HOW TO COMPLETE THIS TASK: Begin at the line below that contains "A short forward on a common" and write out every line from there to the end of the entries, exactly.

DATASET ENTRIES:
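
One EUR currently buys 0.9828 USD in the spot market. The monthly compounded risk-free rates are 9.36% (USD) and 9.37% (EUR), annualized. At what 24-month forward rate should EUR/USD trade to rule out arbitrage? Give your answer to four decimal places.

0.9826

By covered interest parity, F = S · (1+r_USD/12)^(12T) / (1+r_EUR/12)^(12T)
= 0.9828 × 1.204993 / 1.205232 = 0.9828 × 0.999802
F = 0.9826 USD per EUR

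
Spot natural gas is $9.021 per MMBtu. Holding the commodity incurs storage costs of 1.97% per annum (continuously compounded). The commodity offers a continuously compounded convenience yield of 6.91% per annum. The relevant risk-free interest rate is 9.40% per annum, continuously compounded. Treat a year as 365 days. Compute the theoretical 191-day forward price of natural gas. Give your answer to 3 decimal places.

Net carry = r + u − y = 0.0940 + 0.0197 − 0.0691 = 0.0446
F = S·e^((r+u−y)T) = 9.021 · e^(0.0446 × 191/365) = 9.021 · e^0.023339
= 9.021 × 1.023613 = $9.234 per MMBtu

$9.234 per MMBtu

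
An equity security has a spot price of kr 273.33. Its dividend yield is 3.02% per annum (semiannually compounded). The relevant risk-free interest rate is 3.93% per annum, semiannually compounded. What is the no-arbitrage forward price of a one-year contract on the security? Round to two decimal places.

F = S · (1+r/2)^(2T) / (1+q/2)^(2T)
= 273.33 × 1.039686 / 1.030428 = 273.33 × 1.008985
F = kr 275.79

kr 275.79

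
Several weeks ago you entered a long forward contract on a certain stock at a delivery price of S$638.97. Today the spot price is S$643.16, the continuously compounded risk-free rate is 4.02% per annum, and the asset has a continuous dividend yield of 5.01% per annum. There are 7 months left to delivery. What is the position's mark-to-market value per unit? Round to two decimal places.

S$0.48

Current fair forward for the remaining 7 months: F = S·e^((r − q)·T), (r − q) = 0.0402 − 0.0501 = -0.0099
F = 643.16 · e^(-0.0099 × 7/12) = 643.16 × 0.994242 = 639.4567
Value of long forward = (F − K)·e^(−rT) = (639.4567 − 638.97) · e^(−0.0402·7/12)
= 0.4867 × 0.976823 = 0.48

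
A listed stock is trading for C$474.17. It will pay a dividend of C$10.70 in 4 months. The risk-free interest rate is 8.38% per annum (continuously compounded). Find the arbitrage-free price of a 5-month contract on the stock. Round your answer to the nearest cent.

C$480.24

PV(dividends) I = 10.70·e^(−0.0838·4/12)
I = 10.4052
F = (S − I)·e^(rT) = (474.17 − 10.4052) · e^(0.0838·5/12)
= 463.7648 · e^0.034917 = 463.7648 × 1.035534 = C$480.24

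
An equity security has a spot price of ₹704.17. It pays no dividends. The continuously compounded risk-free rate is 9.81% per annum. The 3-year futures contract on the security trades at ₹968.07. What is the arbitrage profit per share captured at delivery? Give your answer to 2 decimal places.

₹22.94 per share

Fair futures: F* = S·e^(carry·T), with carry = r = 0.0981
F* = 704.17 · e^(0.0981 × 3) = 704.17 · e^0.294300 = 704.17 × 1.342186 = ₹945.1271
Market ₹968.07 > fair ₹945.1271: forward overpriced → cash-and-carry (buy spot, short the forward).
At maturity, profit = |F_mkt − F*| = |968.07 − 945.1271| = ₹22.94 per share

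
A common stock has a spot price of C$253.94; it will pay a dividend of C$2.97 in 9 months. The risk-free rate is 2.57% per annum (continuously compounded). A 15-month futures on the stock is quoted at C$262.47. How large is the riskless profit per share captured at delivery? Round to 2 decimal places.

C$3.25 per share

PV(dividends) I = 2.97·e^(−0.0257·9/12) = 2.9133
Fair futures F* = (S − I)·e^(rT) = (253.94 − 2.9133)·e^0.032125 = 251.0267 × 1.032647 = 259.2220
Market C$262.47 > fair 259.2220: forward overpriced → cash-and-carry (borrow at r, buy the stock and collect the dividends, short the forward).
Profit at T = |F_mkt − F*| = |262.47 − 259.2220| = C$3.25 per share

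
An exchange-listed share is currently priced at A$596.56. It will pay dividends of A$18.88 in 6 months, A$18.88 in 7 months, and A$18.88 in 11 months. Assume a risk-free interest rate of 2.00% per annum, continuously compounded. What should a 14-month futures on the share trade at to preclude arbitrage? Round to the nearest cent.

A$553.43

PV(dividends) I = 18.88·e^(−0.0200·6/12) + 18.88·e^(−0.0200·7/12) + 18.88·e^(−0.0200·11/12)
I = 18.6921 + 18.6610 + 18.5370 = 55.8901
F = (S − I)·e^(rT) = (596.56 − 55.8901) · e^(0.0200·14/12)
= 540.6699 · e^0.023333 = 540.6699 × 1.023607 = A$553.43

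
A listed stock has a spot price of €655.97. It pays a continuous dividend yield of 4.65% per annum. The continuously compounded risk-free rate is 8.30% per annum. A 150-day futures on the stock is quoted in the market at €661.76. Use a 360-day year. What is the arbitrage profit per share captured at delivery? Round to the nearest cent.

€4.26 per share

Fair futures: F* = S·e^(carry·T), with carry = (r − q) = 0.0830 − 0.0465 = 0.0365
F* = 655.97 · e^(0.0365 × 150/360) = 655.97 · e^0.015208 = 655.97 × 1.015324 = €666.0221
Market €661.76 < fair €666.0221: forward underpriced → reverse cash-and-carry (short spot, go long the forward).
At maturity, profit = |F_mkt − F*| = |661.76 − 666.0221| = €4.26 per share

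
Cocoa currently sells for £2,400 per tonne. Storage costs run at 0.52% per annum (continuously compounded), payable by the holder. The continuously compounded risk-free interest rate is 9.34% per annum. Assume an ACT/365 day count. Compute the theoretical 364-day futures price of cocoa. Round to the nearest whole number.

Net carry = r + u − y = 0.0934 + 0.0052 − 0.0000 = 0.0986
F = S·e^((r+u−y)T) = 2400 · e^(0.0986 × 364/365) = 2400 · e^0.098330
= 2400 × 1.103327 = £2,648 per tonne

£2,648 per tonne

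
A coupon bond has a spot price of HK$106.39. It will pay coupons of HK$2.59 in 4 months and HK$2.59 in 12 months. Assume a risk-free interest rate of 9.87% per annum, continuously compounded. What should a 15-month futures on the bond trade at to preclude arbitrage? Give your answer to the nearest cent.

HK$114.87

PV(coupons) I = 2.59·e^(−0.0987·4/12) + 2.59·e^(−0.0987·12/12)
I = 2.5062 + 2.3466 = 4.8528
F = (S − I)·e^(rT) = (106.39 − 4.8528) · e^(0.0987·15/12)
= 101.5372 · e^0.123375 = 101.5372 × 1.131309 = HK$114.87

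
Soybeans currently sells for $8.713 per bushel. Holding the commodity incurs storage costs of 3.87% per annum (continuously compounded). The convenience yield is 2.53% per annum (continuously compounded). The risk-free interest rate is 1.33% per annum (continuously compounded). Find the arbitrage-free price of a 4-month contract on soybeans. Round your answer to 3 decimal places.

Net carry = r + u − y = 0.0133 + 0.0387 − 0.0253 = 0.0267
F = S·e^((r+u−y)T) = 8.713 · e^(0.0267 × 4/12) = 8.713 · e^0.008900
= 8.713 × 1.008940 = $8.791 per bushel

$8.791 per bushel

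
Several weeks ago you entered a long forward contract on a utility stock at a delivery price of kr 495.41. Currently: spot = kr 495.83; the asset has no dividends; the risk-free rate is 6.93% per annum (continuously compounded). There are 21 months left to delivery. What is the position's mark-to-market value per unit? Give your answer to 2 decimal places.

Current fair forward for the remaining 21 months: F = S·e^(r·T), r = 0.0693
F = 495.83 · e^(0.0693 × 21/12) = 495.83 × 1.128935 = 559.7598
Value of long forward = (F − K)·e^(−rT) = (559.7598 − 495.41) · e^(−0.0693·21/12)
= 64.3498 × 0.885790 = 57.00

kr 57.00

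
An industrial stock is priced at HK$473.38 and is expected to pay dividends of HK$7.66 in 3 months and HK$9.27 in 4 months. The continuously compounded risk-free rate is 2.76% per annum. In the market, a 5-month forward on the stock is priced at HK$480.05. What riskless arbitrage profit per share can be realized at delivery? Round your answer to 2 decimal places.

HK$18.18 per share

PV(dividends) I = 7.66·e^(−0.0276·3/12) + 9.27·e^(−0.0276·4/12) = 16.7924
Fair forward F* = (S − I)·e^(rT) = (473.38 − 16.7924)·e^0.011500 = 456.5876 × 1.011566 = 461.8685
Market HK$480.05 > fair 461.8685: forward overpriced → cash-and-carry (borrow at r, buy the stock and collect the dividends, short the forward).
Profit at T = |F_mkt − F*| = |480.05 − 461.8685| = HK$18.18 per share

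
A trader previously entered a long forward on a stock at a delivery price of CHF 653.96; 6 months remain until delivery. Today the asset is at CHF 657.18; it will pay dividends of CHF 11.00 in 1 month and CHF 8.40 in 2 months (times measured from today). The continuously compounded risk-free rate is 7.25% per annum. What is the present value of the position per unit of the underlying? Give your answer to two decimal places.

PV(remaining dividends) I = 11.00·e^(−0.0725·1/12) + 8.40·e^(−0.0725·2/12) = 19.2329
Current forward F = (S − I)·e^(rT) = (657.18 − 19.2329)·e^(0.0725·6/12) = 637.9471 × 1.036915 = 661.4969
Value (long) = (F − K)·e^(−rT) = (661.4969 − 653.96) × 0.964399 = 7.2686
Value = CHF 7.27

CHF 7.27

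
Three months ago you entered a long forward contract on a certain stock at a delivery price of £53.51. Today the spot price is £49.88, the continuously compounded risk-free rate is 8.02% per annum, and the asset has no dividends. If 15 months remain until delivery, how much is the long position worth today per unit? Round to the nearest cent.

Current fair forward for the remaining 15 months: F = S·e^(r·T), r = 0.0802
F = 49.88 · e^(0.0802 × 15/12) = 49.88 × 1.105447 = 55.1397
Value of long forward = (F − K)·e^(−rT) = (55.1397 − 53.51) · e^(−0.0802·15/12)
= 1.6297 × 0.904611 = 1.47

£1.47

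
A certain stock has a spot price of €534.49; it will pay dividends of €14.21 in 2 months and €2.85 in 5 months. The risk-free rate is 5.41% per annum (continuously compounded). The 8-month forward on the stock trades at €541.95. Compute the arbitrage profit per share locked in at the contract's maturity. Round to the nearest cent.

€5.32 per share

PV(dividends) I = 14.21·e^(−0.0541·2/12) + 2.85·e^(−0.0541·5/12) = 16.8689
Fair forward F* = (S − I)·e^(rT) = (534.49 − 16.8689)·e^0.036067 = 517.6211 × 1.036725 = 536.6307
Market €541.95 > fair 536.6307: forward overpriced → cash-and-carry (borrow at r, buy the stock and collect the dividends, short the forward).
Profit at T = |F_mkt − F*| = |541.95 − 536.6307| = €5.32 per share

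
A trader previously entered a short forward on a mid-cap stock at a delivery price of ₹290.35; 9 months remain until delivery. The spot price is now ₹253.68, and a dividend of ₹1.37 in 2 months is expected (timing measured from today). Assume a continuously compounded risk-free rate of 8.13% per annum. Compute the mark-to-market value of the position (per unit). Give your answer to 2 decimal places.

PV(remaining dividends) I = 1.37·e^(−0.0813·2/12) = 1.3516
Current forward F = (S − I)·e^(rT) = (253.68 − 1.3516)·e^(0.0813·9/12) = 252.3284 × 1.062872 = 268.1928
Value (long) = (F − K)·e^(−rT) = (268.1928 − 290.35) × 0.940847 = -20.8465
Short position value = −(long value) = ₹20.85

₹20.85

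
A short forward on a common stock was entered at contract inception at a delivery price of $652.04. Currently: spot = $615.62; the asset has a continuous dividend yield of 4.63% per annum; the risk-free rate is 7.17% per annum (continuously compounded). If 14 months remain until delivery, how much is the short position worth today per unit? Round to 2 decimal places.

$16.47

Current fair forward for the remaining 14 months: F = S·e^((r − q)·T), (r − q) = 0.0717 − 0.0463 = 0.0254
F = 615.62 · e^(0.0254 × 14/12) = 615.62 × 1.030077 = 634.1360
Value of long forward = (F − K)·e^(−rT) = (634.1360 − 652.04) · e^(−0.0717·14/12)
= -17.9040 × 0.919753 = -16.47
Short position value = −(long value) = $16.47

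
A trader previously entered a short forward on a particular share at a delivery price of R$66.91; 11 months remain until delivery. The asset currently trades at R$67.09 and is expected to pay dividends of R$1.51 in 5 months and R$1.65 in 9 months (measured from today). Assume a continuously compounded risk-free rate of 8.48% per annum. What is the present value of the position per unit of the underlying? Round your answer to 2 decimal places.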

THE COMPLETED TASK:
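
A short forward on a common stock was entered at contract inception at a delivery price of $652.04. Currently: spot = $615.62; the asset has a continuous dividend yield of 4.63% per annum; the risk-free rate is 7.17% per annum (continuously compounded). If 14 months remain until delivery, how much is the short position worth today per unit? Round to 2 decimal places.

$16.47

Current fair forward for the remaining 14 months: F = S·e^((r − q)·T), (r − q) = 0.0717 − 0.0463 = 0.0254
F = 615.62 · e^(0.0254 × 14/12) = 615.62 × 1.030077 = 634.1360
Value of long forward = (F − K)·e^(−rT) = (634.1360 − 652.04) · e^(−0.0717·14/12)
= -17.9040 × 0.919753 = -16.47
Short position value = −(long value) = $16.47

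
A trader previously entered a short forward on a particular share at a delivery price of R$66.91; 11 months remain until delivery. The asset currently trades at R$67.09 and is expected to pay dividends of R$1.51 in 5 months and R$1.65 in 9 months (measured from today). Assume a continuously compounded risk-free rate of 8.48% per annum. What is the present value of the position per unit of the underlying? Round your answer to 2 decimal places.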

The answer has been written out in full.